### LISTED RECORDS
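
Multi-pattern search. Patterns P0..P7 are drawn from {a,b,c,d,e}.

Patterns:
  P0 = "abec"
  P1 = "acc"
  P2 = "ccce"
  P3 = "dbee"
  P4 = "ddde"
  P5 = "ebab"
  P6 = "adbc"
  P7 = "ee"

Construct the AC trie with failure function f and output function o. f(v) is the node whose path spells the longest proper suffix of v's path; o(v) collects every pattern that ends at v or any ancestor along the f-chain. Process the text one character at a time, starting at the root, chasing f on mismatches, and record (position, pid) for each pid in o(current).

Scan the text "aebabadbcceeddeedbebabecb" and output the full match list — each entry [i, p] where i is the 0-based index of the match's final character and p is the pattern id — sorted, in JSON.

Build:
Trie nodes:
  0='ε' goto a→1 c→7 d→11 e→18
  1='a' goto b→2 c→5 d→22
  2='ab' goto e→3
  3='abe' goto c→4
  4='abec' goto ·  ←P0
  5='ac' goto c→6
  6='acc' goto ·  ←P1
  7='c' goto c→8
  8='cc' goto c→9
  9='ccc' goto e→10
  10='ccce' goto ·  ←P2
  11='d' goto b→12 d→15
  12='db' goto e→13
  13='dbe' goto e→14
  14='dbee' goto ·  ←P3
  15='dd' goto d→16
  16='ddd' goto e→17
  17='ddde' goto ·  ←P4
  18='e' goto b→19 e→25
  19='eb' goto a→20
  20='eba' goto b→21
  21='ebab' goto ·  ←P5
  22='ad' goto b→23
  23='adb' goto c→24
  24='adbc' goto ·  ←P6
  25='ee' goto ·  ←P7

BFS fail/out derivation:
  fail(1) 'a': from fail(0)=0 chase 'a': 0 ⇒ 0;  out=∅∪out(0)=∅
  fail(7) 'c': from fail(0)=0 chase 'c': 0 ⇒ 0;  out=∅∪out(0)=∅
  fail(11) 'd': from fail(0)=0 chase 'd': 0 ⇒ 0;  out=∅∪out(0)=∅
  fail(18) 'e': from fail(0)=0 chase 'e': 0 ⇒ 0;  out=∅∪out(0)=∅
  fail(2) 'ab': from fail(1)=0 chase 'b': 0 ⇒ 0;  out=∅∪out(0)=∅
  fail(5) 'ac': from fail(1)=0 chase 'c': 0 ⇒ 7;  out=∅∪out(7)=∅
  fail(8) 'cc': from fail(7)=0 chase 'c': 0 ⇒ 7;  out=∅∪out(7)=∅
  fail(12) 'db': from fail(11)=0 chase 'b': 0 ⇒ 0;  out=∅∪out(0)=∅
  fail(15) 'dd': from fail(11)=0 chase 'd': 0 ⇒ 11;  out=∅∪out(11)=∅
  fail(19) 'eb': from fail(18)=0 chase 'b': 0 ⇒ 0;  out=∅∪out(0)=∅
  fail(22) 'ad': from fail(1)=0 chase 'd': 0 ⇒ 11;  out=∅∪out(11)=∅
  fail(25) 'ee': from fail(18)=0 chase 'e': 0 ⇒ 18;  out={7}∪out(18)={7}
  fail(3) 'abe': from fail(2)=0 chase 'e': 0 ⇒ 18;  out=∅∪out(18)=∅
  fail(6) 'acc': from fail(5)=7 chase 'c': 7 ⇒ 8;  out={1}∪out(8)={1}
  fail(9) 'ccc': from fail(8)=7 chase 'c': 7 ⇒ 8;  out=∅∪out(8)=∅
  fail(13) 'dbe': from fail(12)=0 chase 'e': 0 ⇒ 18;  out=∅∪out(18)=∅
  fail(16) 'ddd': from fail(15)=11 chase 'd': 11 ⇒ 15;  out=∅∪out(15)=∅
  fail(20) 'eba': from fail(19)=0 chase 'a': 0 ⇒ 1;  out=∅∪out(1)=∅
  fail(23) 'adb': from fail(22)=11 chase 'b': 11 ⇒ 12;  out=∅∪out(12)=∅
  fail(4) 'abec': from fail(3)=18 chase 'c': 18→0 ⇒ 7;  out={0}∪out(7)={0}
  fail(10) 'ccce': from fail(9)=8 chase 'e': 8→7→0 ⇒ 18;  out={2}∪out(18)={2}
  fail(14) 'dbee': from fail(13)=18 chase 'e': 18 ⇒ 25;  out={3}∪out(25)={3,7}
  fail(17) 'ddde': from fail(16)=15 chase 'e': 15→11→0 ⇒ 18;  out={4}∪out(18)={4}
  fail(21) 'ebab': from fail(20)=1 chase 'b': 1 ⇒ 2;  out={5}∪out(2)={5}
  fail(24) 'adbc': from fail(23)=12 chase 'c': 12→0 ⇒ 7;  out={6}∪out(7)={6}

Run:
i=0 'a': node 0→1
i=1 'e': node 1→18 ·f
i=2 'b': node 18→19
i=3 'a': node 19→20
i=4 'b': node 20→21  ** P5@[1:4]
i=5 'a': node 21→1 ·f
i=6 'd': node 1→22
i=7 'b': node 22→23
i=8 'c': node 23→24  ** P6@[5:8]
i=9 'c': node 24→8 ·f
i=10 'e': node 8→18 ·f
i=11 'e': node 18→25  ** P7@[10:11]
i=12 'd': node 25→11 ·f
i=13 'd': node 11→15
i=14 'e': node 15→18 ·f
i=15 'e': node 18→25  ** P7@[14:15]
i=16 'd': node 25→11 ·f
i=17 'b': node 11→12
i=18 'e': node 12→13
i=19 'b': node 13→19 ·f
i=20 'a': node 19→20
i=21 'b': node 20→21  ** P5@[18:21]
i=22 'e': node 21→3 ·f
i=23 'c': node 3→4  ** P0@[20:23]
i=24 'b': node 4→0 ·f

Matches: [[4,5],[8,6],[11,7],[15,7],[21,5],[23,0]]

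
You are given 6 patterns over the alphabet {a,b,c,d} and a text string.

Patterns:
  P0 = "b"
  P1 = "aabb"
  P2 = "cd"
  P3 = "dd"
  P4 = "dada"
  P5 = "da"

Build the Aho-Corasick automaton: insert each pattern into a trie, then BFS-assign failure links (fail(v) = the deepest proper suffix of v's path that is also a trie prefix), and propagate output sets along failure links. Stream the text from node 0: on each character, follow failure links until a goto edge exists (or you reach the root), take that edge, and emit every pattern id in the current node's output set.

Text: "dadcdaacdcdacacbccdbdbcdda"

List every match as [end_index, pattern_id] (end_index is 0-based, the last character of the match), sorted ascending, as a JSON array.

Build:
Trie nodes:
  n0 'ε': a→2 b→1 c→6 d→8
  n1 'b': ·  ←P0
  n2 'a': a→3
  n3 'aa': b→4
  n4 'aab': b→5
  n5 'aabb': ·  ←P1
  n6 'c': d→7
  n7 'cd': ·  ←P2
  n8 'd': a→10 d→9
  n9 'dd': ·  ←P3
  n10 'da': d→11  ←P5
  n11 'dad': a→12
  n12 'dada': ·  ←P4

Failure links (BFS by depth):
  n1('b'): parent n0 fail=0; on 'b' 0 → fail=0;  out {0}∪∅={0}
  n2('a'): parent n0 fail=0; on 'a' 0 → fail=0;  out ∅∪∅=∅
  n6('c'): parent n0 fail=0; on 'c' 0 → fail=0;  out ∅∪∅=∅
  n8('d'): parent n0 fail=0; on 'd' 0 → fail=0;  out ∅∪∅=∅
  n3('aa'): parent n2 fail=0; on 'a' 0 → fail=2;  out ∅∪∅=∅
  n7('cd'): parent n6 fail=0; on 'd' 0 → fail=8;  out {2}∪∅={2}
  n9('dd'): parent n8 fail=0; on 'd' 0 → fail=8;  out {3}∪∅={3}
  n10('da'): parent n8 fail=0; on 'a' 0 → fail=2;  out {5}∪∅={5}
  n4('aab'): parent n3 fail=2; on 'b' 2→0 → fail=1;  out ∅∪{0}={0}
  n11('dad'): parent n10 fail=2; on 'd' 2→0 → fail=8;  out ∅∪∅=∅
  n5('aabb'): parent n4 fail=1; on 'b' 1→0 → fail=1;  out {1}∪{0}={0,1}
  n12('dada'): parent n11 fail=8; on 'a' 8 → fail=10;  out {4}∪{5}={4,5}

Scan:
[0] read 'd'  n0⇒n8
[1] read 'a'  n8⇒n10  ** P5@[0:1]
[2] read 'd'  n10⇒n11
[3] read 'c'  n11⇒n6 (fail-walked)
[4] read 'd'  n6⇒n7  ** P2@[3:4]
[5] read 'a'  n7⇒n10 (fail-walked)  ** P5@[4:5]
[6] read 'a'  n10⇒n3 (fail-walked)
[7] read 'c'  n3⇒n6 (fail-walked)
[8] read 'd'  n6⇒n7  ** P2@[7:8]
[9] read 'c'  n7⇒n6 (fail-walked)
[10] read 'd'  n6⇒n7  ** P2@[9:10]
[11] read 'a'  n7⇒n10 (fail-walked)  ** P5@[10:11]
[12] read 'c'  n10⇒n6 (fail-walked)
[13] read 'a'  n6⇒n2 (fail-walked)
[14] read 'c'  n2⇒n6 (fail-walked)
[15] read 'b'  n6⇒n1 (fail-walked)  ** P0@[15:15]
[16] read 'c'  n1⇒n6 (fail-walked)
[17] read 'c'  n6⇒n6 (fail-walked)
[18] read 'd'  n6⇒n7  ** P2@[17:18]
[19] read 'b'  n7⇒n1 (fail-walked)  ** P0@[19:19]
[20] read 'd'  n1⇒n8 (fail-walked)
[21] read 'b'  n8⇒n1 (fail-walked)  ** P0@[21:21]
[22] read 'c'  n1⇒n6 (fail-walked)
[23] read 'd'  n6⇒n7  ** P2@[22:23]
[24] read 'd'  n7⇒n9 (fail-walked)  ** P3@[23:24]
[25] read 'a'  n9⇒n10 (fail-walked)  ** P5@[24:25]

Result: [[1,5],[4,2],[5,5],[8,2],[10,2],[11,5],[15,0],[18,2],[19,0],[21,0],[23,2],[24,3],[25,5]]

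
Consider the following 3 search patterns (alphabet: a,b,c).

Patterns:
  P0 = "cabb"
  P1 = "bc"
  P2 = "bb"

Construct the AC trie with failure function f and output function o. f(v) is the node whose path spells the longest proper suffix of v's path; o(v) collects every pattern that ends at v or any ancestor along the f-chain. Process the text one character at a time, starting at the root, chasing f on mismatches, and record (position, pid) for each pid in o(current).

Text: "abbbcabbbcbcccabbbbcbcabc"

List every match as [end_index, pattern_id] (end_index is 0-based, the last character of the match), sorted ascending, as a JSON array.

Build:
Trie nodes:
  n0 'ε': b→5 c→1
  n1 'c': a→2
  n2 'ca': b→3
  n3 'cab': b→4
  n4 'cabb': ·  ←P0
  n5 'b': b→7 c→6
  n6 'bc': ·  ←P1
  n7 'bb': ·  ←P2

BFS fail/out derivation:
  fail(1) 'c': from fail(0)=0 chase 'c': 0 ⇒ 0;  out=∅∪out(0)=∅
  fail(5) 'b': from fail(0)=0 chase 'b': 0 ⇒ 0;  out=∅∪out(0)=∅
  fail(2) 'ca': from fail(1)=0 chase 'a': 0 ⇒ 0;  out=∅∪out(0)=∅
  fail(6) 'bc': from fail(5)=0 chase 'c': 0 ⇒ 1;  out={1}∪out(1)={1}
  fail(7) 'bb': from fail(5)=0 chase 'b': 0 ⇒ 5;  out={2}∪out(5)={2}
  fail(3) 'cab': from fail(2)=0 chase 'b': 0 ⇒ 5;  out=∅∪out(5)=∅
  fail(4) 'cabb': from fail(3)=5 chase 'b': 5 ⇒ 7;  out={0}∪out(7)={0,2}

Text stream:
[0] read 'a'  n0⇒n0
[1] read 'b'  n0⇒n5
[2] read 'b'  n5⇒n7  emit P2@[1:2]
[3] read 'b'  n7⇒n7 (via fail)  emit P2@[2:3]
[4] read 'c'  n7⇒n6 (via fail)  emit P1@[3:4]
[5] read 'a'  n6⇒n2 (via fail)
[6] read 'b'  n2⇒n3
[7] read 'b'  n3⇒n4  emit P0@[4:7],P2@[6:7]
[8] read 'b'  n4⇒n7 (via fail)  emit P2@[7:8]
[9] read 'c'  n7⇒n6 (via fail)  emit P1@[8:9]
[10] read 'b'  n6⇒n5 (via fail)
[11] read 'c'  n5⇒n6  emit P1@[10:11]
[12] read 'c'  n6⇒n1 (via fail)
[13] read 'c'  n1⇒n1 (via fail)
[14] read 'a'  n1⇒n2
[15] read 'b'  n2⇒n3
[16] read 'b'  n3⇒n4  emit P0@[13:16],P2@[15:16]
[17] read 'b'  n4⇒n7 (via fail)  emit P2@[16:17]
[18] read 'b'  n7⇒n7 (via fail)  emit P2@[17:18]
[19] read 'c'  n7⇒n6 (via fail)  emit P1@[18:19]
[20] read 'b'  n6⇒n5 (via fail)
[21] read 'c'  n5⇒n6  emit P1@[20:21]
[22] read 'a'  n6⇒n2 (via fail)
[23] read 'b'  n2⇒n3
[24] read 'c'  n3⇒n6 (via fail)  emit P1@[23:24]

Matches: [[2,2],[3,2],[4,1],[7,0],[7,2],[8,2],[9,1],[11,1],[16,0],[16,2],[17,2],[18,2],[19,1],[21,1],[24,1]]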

### TASK DETAILS
Of all the entries above, how many lines contain the string "search"? Answer with the number only.

### RESULT
2